===== Data for this task =====

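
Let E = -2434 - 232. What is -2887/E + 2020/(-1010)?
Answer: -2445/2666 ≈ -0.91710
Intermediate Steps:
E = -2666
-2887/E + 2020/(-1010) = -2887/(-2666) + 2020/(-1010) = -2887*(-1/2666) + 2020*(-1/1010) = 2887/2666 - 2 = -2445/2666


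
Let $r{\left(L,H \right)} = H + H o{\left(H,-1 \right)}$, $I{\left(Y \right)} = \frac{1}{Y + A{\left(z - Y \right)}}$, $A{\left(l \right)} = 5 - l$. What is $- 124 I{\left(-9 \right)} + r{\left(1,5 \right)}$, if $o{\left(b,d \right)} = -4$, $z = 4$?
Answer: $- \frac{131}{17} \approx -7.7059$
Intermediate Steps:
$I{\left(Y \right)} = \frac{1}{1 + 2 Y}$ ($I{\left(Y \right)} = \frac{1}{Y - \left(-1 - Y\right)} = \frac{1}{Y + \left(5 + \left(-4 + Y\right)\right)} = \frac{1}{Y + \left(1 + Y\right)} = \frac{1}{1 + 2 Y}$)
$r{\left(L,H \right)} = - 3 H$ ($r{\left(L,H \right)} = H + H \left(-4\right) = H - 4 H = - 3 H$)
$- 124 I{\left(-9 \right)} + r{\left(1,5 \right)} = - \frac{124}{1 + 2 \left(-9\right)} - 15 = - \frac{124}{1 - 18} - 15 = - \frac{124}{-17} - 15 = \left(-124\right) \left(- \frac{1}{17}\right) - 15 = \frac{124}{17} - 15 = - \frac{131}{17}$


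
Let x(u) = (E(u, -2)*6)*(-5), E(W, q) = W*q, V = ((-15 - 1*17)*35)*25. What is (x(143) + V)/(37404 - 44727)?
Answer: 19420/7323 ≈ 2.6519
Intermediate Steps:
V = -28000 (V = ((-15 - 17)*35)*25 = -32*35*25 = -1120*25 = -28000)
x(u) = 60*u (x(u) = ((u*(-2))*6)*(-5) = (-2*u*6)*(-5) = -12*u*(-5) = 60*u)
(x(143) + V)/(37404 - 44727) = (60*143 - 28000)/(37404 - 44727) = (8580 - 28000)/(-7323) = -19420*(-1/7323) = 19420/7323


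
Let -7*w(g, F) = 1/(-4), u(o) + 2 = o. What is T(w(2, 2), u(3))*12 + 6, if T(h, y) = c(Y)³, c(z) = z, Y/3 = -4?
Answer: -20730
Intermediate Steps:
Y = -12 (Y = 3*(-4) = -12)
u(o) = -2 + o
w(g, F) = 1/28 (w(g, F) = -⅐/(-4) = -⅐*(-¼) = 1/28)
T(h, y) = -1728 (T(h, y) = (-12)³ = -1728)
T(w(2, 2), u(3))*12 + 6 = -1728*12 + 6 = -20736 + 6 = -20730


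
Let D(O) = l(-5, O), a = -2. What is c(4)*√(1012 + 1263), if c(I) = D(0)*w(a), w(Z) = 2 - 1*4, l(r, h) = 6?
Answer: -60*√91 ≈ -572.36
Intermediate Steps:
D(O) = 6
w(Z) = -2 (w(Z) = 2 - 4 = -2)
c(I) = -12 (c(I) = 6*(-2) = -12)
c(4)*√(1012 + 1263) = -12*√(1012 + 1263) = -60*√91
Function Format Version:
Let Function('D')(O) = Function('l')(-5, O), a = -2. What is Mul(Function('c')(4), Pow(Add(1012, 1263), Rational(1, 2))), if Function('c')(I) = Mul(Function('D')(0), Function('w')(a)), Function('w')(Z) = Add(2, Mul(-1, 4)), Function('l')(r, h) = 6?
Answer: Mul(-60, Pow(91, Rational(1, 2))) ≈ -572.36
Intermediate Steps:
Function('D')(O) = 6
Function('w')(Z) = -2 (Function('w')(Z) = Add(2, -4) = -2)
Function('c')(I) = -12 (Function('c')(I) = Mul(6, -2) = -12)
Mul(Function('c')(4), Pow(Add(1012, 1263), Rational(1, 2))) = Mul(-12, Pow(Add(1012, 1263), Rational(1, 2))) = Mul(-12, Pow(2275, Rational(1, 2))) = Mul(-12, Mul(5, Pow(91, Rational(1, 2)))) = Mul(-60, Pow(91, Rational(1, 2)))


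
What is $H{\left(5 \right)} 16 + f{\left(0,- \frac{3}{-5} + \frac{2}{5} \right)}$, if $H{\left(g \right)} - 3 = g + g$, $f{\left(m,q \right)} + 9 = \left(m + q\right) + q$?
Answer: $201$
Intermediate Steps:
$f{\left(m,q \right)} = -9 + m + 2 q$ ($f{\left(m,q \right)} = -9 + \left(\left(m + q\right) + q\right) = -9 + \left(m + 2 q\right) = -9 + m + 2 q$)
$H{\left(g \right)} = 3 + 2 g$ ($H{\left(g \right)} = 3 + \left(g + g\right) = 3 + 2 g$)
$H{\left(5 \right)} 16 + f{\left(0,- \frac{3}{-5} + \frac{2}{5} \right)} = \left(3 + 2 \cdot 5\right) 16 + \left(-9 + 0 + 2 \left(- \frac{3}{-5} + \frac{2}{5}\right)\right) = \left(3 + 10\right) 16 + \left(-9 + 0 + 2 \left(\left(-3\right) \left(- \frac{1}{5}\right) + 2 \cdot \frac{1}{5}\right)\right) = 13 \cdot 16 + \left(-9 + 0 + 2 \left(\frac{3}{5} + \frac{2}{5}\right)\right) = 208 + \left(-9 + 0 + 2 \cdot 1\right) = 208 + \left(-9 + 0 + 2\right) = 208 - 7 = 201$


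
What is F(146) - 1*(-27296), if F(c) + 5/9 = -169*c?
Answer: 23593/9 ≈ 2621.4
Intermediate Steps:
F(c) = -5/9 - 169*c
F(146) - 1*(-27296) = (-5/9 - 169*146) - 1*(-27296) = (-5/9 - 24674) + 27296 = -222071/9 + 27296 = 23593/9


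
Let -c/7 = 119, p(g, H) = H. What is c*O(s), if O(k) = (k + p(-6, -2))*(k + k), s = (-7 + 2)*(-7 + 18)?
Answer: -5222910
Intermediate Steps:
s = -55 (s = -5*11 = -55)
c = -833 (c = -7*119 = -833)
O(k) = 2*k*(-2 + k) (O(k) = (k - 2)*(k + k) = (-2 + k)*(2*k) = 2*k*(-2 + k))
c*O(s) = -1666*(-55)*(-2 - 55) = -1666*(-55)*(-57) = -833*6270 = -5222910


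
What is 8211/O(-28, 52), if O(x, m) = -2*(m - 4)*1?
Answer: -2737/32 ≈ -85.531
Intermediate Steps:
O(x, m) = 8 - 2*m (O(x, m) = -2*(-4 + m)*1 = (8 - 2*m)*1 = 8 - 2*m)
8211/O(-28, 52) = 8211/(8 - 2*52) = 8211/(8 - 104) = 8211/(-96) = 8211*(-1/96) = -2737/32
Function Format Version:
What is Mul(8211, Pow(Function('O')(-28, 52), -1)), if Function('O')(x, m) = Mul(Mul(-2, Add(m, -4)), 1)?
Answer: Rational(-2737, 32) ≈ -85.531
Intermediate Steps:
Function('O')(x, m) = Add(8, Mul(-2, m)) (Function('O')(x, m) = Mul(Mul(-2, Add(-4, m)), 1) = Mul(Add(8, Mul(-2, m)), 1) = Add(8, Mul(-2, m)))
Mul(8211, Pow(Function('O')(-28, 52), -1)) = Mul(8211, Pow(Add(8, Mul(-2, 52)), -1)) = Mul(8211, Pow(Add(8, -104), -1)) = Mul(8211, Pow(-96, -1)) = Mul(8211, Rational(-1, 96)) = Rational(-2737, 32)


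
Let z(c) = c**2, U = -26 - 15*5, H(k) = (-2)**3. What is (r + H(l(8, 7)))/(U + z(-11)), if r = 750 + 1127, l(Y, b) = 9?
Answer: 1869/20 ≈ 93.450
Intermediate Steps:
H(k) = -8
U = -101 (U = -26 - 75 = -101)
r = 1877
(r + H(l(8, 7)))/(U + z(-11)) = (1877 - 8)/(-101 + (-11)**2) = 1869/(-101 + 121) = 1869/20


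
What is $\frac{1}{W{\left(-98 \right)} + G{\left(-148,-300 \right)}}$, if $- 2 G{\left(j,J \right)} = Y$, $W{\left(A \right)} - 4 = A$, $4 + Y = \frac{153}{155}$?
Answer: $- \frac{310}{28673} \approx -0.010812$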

=====

| What to work on |
Print exactly the lines from the beginning of the entries through the line with "Answer: 19420/7323 ≈ 2.6519". Output nothing more.

| Response to this exercise |
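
Let E = -2434 - 232. What is -2887/E + 2020/(-1010)?
Answer: -2445/2666 ≈ -0.91710
Intermediate Steps:
E = -2666
-2887/E + 2020/(-1010) = -2887/(-2666) + 2020/(-1010) = -2887*(-1/2666) + 2020*(-1/1010) = 2887/2666 - 2 = -2445/2666


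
Let $r{\left(L,H \right)} = H + H o{\left(H,-1 \right)}$, $I{\left(Y \right)} = \frac{1}{Y + A{\left(z - Y \right)}}$, $A{\left(l \right)} = 5 - l$. What is $- 124 I{\left(-9 \right)} + r{\left(1,5 \right)}$, if $o{\left(b,d \right)} = -4$, $z = 4$?
Answer: $- \frac{131}{17} \approx -7.7059$
Intermediate Steps:
$I{\left(Y \right)} = \frac{1}{1 + 2 Y}$ ($I{\left(Y \right)} = \frac{1}{Y - \left(-1 - Y\right)} = \frac{1}{Y + \left(5 + \left(-4 + Y\right)\right)} = \frac{1}{Y + \left(1 + Y\right)} = \frac{1}{1 + 2 Y}$)
$r{\left(L,H \right)} = - 3 H$ ($r{\left(L,H \right)} = H + H \left(-4\right) = H - 4 H = - 3 H$)
$- 124 I{\left(-9 \right)} + r{\left(1,5 \right)} = - \frac{124}{1 + 2 \left(-9\right)} - 15 = - \frac{124}{1 - 18} - 15 = - \frac{124}{-17} - 15 = \left(-124\right) \left(- \frac{1}{17}\right) - 15 = \frac{124}{17} - 15 = - \frac{131}{17}$


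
Let x(u) = (E(u, -2)*6)*(-5), E(W, q) = W*q, V = ((-15 - 1*17)*35)*25. What is (x(143) + V)/(37404 - 44727)?
Answer: 19420/7323 ≈ 2.6519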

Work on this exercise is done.